→ Information given:
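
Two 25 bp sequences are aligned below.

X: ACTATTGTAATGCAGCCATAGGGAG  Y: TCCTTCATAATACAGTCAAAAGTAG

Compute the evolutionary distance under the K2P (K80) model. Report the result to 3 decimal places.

0.607

Of 25 sites, 6 differences are transitions and 4 are transversions, so P = 6/25 = 0.24 and Q = 4/25 = 0.16.
Under the Kimura two-parameter model, d = −½ ln(1 − 2P − Q) − ¼ ln(1 − 2Q).
1 − 2P − Q = 0.36, giving −½ ln(0.36) = 0.510826.
1 − 2Q = 0.68, giving −¼ ln(0.68) = 0.096416.
d = 0.510826 + 0.096416 = 0.607242.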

→ Problem requirements: From the first line to the last, copy the records without alteration.

→ Exercise output:
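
Two 25 bp sequences are aligned below.

X: ACTATTGTAATGCAGCCATAGGGAG  Y: TCCTTCATAATACAGTCAAAAGTAG

Compute the evolutionary distance under the K2P (K80) model. Report the result to 3 decimal places.

0.607

Of 25 sites, 6 differences are transitions and 4 are transversions, so P = 6/25 = 0.24 and Q = 4/25 = 0.16.
Under the Kimura two-parameter model, d = −½ ln(1 − 2P − Q) − ¼ ln(1 − 2Q).
1 − 2P − Q = 0.36, giving −½ ln(0.36) = 0.510826.
1 − 2Q = 0.68, giving −¼ ln(0.68) = 0.096416.
d = 0.510826 + 0.096416 = 0.607242.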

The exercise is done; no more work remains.